── Records to use
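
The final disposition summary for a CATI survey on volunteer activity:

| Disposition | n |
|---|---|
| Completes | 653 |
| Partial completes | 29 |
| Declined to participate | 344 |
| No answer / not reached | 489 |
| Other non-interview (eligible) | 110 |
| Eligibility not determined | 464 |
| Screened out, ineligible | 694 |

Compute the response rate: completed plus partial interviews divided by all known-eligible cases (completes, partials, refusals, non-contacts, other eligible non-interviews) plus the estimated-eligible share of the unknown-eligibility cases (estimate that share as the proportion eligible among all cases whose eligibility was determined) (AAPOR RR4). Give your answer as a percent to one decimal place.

35.0%

Top → 653 + 29 = 682
Determined eligible → 653 + 29 + 344 + 489 + 110 = 1625
e = 1625 / (1625 + 694) = 1625 / 2319 = 0.7007
Eligible share of unknowns → 0.7007 × 464 = 325.12
Base → 1625 + 325.12 = 1950.12
RR4 = 682 / 1950.12 = 0.3497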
────
#### What you are asked to do:
In the entries above, find the line with "determined | 464 |", then retype it and every line after it exactly.

#### Output for this exercise:
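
| Eligibility not determined | 464 |
| Screened out, ineligible | 694 |

Compute the response rate: completed plus partial interviews divided by all known-eligible cases (completes, partials, refusals, non-contacts, other eligible non-interviews) plus the estimated-eligible share of the unknown-eligibility cases (estimate that share as the proportion eligible among all cases whose eligibility was determined) (AAPOR RR4). Give your answer as a percent to one decimal place.

35.0%

Top → 653 + 29 = 682
Determined eligible → 653 + 29 + 344 + 489 + 110 = 1625
e = 1625 / (1625 + 694) = 1625 / 2319 = 0.7007
Eligible share of unknowns → 0.7007 × 464 = 325.12
Base → 1625 + 325.12 = 1950.12
RR4 = 682 / 1950.12 = 0.3497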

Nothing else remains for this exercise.